# Collected data entries

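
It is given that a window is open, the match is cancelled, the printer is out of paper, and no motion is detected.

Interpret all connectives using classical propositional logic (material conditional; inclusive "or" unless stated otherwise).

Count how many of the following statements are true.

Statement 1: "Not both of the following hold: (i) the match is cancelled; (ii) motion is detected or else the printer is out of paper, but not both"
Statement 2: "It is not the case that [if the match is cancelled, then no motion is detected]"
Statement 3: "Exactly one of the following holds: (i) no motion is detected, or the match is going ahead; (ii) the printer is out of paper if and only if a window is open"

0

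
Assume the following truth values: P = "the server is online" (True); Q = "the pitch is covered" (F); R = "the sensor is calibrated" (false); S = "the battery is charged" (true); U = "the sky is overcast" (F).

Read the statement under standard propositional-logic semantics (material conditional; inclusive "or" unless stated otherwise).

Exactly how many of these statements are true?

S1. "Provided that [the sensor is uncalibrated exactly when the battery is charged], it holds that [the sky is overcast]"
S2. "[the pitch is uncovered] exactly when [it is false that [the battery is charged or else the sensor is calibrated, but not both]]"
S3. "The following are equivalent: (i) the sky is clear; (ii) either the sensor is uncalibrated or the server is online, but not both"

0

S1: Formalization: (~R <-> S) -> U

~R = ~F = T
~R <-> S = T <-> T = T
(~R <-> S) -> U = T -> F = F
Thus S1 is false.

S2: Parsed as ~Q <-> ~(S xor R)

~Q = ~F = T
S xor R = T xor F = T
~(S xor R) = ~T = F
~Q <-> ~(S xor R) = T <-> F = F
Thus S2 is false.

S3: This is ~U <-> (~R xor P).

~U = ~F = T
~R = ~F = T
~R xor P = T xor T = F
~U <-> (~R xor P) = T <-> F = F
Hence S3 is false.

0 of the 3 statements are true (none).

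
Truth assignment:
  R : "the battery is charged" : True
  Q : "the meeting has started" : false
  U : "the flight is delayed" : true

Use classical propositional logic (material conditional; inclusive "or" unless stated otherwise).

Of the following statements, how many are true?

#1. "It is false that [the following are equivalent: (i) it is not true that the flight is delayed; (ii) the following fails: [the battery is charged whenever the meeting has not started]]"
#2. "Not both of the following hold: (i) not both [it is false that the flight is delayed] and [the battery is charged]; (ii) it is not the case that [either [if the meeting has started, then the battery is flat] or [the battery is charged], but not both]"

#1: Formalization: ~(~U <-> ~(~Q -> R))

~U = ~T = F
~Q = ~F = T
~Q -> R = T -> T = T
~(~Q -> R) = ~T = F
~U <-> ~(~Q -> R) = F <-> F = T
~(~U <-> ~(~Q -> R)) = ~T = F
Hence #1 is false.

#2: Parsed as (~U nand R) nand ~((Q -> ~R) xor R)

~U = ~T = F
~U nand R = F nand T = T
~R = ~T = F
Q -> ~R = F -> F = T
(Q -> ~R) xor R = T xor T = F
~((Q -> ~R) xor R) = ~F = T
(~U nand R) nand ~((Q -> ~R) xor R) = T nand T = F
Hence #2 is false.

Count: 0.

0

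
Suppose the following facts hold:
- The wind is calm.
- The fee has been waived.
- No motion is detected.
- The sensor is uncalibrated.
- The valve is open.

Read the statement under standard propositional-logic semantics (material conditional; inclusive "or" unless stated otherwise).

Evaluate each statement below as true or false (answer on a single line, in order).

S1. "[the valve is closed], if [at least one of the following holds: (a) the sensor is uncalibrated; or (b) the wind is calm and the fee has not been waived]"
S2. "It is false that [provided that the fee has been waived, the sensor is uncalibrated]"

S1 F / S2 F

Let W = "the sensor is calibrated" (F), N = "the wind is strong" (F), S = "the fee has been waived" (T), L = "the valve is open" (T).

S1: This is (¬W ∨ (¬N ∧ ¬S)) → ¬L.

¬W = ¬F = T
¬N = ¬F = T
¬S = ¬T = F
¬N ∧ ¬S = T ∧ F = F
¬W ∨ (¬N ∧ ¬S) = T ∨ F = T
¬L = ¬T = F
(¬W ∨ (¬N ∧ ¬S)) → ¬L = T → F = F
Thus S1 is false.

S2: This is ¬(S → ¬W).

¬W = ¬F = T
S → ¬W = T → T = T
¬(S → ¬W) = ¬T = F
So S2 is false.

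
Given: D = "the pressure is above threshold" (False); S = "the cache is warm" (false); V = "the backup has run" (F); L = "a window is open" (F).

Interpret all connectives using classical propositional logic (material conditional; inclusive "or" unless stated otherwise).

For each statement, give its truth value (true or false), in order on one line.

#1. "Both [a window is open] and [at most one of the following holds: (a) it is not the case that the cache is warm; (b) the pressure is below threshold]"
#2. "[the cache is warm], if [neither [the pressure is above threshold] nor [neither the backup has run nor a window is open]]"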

* * *

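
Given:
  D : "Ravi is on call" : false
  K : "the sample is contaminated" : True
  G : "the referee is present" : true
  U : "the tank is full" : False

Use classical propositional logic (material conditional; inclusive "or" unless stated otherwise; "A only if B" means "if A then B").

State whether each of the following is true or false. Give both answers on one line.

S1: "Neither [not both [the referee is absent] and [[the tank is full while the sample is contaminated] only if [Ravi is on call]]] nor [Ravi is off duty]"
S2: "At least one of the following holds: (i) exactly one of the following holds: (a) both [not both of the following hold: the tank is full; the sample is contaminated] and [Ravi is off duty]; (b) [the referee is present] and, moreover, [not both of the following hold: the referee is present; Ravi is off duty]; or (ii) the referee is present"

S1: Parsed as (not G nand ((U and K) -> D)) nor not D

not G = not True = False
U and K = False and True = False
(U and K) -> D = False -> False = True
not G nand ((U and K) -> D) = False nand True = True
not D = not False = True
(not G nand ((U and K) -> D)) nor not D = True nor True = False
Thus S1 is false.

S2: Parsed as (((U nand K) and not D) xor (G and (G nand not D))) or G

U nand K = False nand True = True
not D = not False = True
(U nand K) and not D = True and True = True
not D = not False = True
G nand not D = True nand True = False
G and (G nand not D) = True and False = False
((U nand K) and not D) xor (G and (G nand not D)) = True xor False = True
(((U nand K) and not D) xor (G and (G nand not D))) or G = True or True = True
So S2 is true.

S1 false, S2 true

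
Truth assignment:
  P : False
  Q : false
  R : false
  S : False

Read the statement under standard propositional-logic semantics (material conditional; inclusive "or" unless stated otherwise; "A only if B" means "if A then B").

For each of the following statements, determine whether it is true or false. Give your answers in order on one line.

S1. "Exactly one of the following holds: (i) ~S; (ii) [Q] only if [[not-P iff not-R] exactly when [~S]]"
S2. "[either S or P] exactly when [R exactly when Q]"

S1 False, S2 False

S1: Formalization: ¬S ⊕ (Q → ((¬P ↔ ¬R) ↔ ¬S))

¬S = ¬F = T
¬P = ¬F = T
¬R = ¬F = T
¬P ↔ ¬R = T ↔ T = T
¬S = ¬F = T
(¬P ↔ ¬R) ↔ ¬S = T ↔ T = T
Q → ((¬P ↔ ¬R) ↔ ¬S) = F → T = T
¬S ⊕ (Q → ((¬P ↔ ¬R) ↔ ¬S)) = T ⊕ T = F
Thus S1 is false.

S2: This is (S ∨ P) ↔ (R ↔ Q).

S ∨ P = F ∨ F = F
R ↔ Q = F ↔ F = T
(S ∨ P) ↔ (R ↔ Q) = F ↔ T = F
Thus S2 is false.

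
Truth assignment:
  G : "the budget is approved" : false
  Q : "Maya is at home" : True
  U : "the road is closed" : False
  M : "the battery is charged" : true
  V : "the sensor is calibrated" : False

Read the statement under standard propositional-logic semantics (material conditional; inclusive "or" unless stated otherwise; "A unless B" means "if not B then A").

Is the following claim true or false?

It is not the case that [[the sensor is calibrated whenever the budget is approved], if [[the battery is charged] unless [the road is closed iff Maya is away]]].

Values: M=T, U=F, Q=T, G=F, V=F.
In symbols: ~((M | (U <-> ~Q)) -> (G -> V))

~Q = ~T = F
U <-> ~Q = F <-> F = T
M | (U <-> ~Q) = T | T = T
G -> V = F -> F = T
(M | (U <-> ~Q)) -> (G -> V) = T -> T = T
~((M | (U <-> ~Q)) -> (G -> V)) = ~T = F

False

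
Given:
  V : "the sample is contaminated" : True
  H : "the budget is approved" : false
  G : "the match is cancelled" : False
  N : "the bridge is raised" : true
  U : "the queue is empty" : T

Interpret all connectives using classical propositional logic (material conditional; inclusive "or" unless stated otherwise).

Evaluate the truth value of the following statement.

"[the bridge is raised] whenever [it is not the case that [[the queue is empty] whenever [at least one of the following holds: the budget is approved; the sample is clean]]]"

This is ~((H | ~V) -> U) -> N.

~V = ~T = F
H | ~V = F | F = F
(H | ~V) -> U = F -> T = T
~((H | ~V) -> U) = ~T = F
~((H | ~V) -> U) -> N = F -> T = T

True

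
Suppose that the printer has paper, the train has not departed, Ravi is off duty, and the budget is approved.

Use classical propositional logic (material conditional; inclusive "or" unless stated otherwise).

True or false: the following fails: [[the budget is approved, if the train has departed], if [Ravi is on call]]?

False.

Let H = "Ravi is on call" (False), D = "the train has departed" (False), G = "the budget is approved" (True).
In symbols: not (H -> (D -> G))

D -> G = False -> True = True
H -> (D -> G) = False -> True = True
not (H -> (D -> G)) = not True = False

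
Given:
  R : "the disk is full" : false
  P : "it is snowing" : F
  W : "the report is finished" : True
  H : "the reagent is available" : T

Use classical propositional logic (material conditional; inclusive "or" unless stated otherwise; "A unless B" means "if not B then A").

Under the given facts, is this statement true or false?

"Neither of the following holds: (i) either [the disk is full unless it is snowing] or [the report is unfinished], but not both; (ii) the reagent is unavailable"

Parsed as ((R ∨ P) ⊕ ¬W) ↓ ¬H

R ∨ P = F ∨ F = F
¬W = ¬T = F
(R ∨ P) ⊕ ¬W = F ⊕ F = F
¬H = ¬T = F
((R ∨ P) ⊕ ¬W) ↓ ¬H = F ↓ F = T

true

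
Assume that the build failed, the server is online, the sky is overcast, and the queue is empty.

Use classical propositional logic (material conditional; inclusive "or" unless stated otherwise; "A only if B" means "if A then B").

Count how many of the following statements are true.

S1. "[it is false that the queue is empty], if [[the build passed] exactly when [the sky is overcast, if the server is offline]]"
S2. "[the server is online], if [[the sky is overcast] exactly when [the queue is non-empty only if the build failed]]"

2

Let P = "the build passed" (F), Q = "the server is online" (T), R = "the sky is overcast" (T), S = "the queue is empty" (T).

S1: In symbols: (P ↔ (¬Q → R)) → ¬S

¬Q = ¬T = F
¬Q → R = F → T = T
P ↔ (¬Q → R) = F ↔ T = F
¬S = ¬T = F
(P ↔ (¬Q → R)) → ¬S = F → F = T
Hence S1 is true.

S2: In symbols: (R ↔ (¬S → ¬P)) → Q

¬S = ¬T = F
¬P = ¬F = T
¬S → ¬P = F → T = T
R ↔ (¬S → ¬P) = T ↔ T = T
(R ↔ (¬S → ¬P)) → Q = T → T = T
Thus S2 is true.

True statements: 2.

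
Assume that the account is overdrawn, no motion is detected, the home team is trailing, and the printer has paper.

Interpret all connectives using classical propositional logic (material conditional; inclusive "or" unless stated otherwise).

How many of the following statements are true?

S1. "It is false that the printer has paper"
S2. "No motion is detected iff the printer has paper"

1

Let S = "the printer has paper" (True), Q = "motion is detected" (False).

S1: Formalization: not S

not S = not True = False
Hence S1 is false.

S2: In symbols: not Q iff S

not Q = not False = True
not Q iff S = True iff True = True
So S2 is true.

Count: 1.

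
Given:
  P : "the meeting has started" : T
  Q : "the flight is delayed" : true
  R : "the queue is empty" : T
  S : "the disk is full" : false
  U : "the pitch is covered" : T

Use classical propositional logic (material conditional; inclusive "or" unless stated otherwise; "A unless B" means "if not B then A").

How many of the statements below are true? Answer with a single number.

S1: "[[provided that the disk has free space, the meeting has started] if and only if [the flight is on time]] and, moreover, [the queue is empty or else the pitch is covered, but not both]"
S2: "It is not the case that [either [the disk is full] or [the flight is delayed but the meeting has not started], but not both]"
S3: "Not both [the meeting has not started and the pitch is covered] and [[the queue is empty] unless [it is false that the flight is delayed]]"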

# Directions
Pull each line containing "many" from the records.

# Output for this exercise
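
Count how many of the following statements are true.
Exactly how many of these statements are true?
Of the following statements, how many are true?
Count how many of the following statements are true.
How many of the following statements are true?
How many of the statements below are true? Answer with a single number.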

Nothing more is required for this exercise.